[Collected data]
━━━━━━
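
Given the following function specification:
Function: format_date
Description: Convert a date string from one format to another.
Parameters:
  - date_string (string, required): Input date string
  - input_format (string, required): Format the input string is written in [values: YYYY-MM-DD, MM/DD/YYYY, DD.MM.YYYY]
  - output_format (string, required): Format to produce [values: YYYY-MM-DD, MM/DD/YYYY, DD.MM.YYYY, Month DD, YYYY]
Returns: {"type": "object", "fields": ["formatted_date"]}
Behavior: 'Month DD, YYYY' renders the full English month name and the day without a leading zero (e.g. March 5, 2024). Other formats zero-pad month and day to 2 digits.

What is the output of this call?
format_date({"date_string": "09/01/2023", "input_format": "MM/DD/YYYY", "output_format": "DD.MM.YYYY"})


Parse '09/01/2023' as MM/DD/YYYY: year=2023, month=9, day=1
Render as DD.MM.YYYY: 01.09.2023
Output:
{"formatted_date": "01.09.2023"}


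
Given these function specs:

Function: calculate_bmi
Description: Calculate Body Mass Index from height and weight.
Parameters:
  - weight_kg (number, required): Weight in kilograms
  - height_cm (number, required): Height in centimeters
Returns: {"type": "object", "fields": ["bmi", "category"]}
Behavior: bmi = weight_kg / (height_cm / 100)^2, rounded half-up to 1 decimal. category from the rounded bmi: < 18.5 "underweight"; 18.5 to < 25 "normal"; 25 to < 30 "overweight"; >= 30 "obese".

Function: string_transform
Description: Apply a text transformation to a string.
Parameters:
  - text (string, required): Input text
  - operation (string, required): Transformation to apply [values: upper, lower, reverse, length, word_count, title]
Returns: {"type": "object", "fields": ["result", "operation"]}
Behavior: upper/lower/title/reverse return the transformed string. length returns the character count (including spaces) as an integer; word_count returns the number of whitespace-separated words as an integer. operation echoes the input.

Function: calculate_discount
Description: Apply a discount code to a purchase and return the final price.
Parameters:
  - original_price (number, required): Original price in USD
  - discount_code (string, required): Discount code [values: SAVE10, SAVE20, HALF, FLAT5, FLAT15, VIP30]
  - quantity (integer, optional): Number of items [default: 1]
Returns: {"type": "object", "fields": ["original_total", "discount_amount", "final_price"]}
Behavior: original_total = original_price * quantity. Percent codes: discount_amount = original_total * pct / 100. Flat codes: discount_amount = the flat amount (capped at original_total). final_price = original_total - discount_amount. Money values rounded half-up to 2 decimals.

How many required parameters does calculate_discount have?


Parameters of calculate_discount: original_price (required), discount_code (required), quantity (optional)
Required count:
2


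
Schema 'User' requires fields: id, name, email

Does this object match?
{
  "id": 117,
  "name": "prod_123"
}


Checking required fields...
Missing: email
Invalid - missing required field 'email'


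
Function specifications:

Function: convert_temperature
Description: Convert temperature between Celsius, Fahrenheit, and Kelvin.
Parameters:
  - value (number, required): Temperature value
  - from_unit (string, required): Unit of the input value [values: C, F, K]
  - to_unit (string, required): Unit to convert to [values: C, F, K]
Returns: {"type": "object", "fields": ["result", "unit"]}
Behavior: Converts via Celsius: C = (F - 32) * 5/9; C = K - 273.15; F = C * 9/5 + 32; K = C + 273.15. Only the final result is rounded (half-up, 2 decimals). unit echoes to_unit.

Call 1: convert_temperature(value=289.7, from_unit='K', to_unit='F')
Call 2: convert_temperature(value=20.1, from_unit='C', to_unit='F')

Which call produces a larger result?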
━━━━━━
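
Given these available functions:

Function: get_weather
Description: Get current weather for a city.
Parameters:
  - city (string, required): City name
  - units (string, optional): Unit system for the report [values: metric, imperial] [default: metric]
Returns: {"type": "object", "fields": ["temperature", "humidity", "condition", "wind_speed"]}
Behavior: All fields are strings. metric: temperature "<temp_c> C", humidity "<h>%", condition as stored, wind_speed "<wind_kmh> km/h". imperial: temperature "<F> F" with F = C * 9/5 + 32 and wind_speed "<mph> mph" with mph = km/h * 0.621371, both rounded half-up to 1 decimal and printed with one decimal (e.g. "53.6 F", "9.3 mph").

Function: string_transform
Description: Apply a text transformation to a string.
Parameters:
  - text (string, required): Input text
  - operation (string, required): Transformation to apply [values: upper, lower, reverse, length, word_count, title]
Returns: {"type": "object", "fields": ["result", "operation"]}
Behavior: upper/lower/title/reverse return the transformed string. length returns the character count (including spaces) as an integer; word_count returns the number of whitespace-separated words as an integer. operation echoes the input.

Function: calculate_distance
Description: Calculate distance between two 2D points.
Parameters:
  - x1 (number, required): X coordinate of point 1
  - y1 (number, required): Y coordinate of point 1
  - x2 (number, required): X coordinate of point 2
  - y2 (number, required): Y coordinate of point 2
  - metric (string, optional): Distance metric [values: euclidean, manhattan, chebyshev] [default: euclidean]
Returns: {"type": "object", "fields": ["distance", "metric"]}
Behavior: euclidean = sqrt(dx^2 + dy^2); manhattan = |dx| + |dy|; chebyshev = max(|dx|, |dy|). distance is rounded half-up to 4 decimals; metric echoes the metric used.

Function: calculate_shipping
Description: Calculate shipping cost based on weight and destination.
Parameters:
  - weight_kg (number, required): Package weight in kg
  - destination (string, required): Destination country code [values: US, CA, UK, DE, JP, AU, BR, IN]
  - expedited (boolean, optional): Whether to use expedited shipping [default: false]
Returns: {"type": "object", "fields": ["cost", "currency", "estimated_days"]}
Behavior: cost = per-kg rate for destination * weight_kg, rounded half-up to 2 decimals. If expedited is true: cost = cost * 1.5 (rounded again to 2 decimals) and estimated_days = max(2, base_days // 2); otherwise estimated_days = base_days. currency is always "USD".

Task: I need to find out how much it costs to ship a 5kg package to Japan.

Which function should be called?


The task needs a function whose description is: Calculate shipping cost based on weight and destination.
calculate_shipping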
━━━━━━
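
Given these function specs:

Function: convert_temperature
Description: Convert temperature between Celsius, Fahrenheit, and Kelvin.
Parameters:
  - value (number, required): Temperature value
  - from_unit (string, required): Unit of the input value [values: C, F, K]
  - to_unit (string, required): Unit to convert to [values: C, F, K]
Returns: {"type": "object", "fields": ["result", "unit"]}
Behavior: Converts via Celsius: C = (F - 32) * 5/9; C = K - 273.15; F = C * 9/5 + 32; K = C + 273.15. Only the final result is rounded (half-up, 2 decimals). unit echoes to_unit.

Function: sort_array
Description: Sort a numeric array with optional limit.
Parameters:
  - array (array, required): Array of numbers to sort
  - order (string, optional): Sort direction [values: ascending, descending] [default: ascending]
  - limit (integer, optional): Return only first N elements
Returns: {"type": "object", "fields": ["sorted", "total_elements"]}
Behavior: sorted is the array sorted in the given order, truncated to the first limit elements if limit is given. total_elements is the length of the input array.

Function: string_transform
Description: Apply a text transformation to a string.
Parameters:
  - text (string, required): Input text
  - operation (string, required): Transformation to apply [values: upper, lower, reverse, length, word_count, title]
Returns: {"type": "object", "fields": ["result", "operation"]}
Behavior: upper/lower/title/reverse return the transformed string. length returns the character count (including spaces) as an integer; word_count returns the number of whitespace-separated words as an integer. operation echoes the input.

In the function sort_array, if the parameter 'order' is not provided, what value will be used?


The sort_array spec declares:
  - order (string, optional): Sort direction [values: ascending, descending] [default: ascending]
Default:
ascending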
━━━━━━
- The problem:
Once you find the line with "Given the following" above, print it and every line after it up to and including the line with "Function: calculate_discount", exactly as written and nothing else.

- Solution below:
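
Given the following function specification:
Function: format_date
Description: Convert a date string from one format to another.
Parameters:
  - date_string (string, required): Input date string
  - input_format (string, required): Format the input string is written in [values: YYYY-MM-DD, MM/DD/YYYY, DD.MM.YYYY]
  - output_format (string, required): Format to produce [values: YYYY-MM-DD, MM/DD/YYYY, DD.MM.YYYY, Month DD, YYYY]
Returns: {"type": "object", "fields": ["formatted_date"]}
Behavior: 'Month DD, YYYY' renders the full English month name and the day without a leading zero (e.g. March 5, 2024). Other formats zero-pad month and day to 2 digits.

What is the output of this call?
format_date({"date_string": "09/01/2023", "input_format": "MM/DD/YYYY", "output_format": "DD.MM.YYYY"})


Parse '09/01/2023' as MM/DD/YYYY: year=2023, month=9, day=1
Render as DD.MM.YYYY: 01.09.2023
Output:
{"formatted_date": "01.09.2023"}


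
Given these function specs:

Function: calculate_bmi
Description: Calculate Body Mass Index from height and weight.
Parameters:
  - weight_kg (number, required): Weight in kilograms
  - height_cm (number, required): Height in centimeters
Returns: {"type": "object", "fields": ["bmi", "category"]}
Behavior: bmi = weight_kg / (height_cm / 100)^2, rounded half-up to 1 decimal. category from the rounded bmi: < 18.5 "underweight"; 18.5 to < 25 "normal"; 25 to < 30 "overweight"; >= 30 "obese".

Function: string_transform
Description: Apply a text transformation to a string.
Parameters:
  - text (string, required): Input text
  - operation (string, required): Transformation to apply [values: upper, lower, reverse, length, word_count, title]
Returns: {"type": "object", "fields": ["result", "operation"]}
Behavior: upper/lower/title/reverse return the transformed string. length returns the character count (including spaces) as an integer; word_count returns the number of whitespace-separated words as an integer. operation echoes the input.

Function: calculate_discount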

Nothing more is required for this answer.